[[ Data to use open ]]

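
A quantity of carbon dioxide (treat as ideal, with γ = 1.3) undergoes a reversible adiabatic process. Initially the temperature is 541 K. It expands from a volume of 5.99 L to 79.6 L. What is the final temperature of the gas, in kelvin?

T₂ ≈ 249 K

Adiabatic: T₁V₁^(γ−1) = T₂V₂^(γ−1) ⇒ T₂ = T₁ (V₁/V₂)^(γ−1).
T₂ = 541 × (5.99/79.6)^(0.3) = 249 K.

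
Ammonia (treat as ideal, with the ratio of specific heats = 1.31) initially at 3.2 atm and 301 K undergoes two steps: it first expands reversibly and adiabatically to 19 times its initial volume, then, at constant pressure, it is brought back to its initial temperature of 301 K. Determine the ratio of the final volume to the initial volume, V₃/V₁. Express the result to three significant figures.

Adiabatic step: V₂/V₁ = 19; T₂ = T₁·(1/19)^(0.31) = 120.8 K.
Isobaric step: V₃/V₂ = T₃/T₂ = 301/120.8.
V₃/V₁ = (V₂/V₁)(V₃/V₂) = 19 × (301/120.8) = 47.33.

V₃/V₁ ≈ 47.3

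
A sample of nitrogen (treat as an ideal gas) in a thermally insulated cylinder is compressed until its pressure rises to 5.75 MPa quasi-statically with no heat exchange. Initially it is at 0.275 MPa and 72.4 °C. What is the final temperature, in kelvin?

Along an adiabat T P^((1−γ)/γ) is constant, so T₂ = T₁ (P₂/P₁)^((γ−1)/γ).
For a diatomic ideal gas γ = 7/5, so (γ−1)/γ = 2/7.
T₁ = 72.4 °C = 345.5 K.
T₂ = 345.5 × (5.75/0.275)^(2/7) = 823.7 K.

T₂ ≈ 824 K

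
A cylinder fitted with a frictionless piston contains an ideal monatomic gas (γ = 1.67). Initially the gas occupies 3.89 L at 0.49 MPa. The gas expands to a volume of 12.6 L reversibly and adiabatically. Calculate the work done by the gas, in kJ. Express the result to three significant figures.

W ≈ 1.55 kJ

P₂ = P₁(V₁/V₂)^γ = 0.49×(3.89/12.6)^(1.67) = 0.06883 MPa.
For a reversible adiabat, W_by_gas = (P₁V₁ − P₂V₂)/(γ−1).
W_by = (490000×0.00389 − 68830×0.0126) / (0.67) = 1550 J.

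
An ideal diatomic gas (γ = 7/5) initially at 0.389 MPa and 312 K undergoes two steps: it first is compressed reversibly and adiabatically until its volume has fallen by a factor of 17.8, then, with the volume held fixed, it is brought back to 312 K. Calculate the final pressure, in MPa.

P₃ ≈ 6.92 MPa

Adiabatic step (PV^γ = const): P₂ = 0.389×17.8^(7/5) = 21.9 MPa; T₂ = 312×17.8^(2/5) = 987 K.
Isochoric: P₃ = P₂(T₃/T₂) = 21.9 × (312/987) = 6.924 MPa.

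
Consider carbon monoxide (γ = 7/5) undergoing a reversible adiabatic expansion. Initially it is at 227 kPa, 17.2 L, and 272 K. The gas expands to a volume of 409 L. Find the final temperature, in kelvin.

T₂ ≈ 76.6 K

Adiabatic: T₁V₁^(γ−1) = T₂V₂^(γ−1) ⇒ T₂ = T₁ (V₁/V₂)^(γ−1).
T₂ = 272 × (17.2/409)^(2/5) = 76.58 K.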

[[ Data to use closed ]]

Each record above needs to be transcribed word for word.

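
A quantity of carbon dioxide (treat as ideal, with γ = 1.3) undergoes a reversible adiabatic process. Initially the temperature is 541 K. It expands from a volume of 5.99 L to 79.6 L. What is the final temperature of the gas, in kelvin?

T₂ ≈ 249 K

Adiabatic: T₁V₁^(γ−1) = T₂V₂^(γ−1) ⇒ T₂ = T₁ (V₁/V₂)^(γ−1).
T₂ = 541 × (5.99/79.6)^(0.3) = 249 K.

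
Ammonia (treat as ideal, with the ratio of specific heats = 1.31) initially at 3.2 atm and 301 K undergoes two steps: it first expands reversibly and adiabatically to 19 times its initial volume, then, at constant pressure, it is brought back to its initial temperature of 301 K. Determine the ratio of the final volume to the initial volume, V₃/V₁. Express the result to three significant figures.

Adiabatic step: V₂/V₁ = 19; T₂ = T₁·(1/19)^(0.31) = 120.8 K.
Isobaric step: V₃/V₂ = T₃/T₂ = 301/120.8.
V₃/V₁ = (V₂/V₁)(V₃/V₂) = 19 × (301/120.8) = 47.33.

V₃/V₁ ≈ 47.3

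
A sample of nitrogen (treat as an ideal gas) in a thermally insulated cylinder is compressed until its pressure rises to 5.75 MPa quasi-statically with no heat exchange. Initially it is at 0.275 MPa and 72.4 °C. What is the final temperature, in kelvin?

Along an adiabat T P^((1−γ)/γ) is constant, so T₂ = T₁ (P₂/P₁)^((γ−1)/γ).
For a diatomic ideal gas γ = 7/5, so (γ−1)/γ = 2/7.
T₁ = 72.4 °C = 345.5 K.
T₂ = 345.5 × (5.75/0.275)^(2/7) = 823.7 K.

T₂ ≈ 824 K

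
A cylinder fitted with a frictionless piston contains an ideal monatomic gas (γ = 1.67). Initially the gas occupies 3.89 L at 0.49 MPa. The gas expands to a volume of 12.6 L reversibly and adiabatically. Calculate the work done by the gas, in kJ. Express the result to three significant figures.

W ≈ 1.55 kJ

P₂ = P₁(V₁/V₂)^γ = 0.49×(3.89/12.6)^(1.67) = 0.06883 MPa.
For a reversible adiabat, W_by_gas = (P₁V₁ − P₂V₂)/(γ−1).
W_by = (490000×0.00389 − 68830×0.0126) / (0.67) = 1550 J.

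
An ideal diatomic gas (γ = 7/5) initially at 0.389 MPa and 312 K undergoes two steps: it first is compressed reversibly and adiabatically until its volume has fallen by a factor of 17.8, then, with the volume held fixed, it is brought back to 312 K. Calculate the final pressure, in MPa.

P₃ ≈ 6.92 MPa

Adiabatic step (PV^γ = const): P₂ = 0.389×17.8^(7/5) = 21.9 MPa; T₂ = 312×17.8^(2/5) = 987 K.
Isochoric: P₃ = P₂(T₃/T₂) = 21.9 × (312/987) = 6.924 MPa.

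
Consider carbon monoxide (γ = 7/5) undergoing a reversible adiabatic expansion. Initially it is at 227 kPa, 17.2 L, and 272 K. The gas expands to a volume of 409 L. Find the final temperature, in kelvin.

T₂ ≈ 76.6 K

Adiabatic: T₁V₁^(γ−1) = T₂V₂^(γ−1) ⇒ T₂ = T₁ (V₁/V₂)^(γ−1).
T₂ = 272 × (17.2/409)^(2/5) = 76.58 K.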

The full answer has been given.